# Data to use:
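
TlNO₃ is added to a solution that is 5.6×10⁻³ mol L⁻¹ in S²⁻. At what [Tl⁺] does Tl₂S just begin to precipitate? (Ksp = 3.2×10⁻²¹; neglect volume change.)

7.6×10⁻¹⁰ M

Precipitation begins when Q = Ksp.
Tl₂S(s) ⇌ 2 Tl⁺(aq) + S²⁻(aq)
Ksp = [Tl⁺]^2[S²⁻] = [Tl⁺]^2(5.6×10⁻³)
[Tl⁺]^2 = 3.2×10⁻²¹ / (5.6×10⁻³) = 5.7×10⁻¹⁹
[Tl⁺] = 7.6×10⁻¹⁰ mol L⁻¹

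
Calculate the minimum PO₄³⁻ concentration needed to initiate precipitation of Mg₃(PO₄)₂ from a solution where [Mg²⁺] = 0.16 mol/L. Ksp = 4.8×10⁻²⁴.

A salt starts to precipitate once the ion product Q reaches its Ksp.
Mg₃(PO₄)₂(s) ⇌ 3 Mg²⁺(aq) + 2 PO₄³⁻(aq)
Ksp = [Mg²⁺]^3[PO₄³⁻]^2 = [PO₄³⁻]^2(0.16)^3
[PO₄³⁻]^2 = 4.8×10⁻²⁴ / (0.16)^3 = 1.2×10⁻²¹
[PO₄³⁻] = 3.4×10⁻¹¹ mol/L

3.4×10⁻¹¹ M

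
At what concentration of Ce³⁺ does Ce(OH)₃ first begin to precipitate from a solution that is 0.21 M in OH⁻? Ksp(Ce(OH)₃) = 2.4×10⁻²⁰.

2.6×10⁻¹⁸ M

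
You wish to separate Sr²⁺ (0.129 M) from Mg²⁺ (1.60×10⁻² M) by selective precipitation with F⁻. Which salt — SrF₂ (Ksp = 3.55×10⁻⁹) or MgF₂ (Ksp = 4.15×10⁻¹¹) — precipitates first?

MgF₂

The threshold for precipitation is Q = Ksp.
For SrF₂: [F⁻] = (Ksp/[Sr²⁺])^(1/2) = 1.66×10⁻⁴ M
For MgF₂: [F⁻] = (Ksp/[Mg²⁺])^(1/2) = 5.09×10⁻⁵ M
The smaller threshold [F⁻] is reached first, so MgF₂ precipitates first.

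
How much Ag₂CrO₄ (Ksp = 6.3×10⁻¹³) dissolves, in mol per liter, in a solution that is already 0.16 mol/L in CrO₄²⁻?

Ag₂CrO₄(s) ⇌ 2 Ag⁺(aq) + CrO₄²⁻(aq)
CrO₄²⁻ is already present at 0.16 mol/L. If s mol/L of Ag₂CrO₄ dissolves, [Ag⁺] = 2s while [CrO₄²⁻] ≈ 0.16 mol/L.
Ksp = [Ag⁺]^2[CrO₄²⁻] = (2s)^2(0.16)
(2s)^2 = 6.3×10⁻¹³ / (0.16) = 3.9×10⁻¹²
s = 9.9×10⁻⁷ mol/L

9.9×10⁻⁷ M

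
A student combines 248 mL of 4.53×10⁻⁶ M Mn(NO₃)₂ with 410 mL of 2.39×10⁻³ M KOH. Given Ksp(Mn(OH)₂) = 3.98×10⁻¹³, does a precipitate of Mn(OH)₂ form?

Yes

The combined volume is 658 mL.
[Mn²⁺] = (4.53×10⁻⁶)(248)/658 = 1.71×10⁻⁶ M
[OH⁻] = (2.39×10⁻³)(410)/658 = 1.49×10⁻³ M
Q = [Mn²⁺][OH⁻]^2 = 3.79×10⁻¹²
Because Q > Ksp (3.79×10⁻¹² vs 3.98×10⁻¹³), a precipitate of Mn(OH)₂ forms.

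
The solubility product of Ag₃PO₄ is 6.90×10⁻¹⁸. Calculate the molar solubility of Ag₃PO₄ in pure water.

2.25×10⁻⁵ M

Ag₃PO₄(s) ⇌ 3 Ag⁺(aq) + PO₄³⁻(aq)
Let s be the molar solubility. Then [Ag⁺] = 3s and [PO₄³⁻] = s.
Ksp = [Ag⁺]^3[PO₄³⁻] = (3s)^3 · s = 27s^4
27s^4 = 6.90×10⁻¹⁸  ⇒  s^4 = 2.56×10⁻¹⁹
Taking the 4th root, s = 2.25×10⁻⁵ mol/L.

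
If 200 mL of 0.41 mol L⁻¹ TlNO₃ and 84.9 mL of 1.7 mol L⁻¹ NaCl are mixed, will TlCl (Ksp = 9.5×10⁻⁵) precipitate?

The combined volume is 284.9 mL.
[Tl⁺] = (0.41)(200)/284.9 = 0.29 mol L⁻¹
[Cl⁻] = (1.7)(84.9)/284.9 = 0.51 mol L⁻¹
Q = [Tl⁺][Cl⁻] = 0.15
Because Q > Ksp (0.15 vs 9.5×10⁻⁵), a precipitate of TlCl forms.

Yes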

# How to complete this task:
Find the line containing "If 200 mL of", then output it and every line after it to the end of the data, exactly.

# Response box:
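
If 200 mL of 0.41 mol L⁻¹ TlNO₃ and 84.9 mL of 1.7 mol L⁻¹ NaCl are mixed, will TlCl (Ksp = 9.5×10⁻⁵) precipitate?

The combined volume is 284.9 mL.
[Tl⁺] = (0.41)(200)/284.9 = 0.29 mol L⁻¹
[Cl⁻] = (1.7)(84.9)/284.9 = 0.51 mol L⁻¹
Q = [Tl⁺][Cl⁻] = 0.15
Because Q > Ksp (0.15 vs 9.5×10⁻⁵), a precipitate of TlCl forms.

Yes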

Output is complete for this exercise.